**Instructions for the task**
Go through the data below. List every line that holds the word "rating".

Stored data entries:
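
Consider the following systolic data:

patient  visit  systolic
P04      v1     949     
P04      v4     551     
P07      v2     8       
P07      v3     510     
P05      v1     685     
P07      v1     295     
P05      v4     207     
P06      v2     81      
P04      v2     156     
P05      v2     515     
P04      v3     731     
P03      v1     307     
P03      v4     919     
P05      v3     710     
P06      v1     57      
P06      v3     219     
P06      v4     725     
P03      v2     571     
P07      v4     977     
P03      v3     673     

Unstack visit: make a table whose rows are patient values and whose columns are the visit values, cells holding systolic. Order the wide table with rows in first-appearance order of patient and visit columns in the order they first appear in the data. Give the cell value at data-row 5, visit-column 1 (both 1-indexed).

With rows in first-appearance order of patient, row 5 is patient=P03. visit columns in first-appearance order: v1, v4, v2, v3; column 1 is v1.
Long rows with patient=P03, visit=v1: systolic = 307.

307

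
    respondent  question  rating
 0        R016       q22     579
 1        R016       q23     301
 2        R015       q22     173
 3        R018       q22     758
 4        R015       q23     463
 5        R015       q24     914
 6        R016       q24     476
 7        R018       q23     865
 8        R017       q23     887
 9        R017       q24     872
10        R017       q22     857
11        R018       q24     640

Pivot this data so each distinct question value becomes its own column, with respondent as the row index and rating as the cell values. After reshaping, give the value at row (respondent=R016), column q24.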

**Answer box**
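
    respondent  question  rating
Pivot this data so each distinct question value becomes its own column, with respondent as the row index and rating as the cell values. After reshaping, give the value at row (respondent=R016), column q24.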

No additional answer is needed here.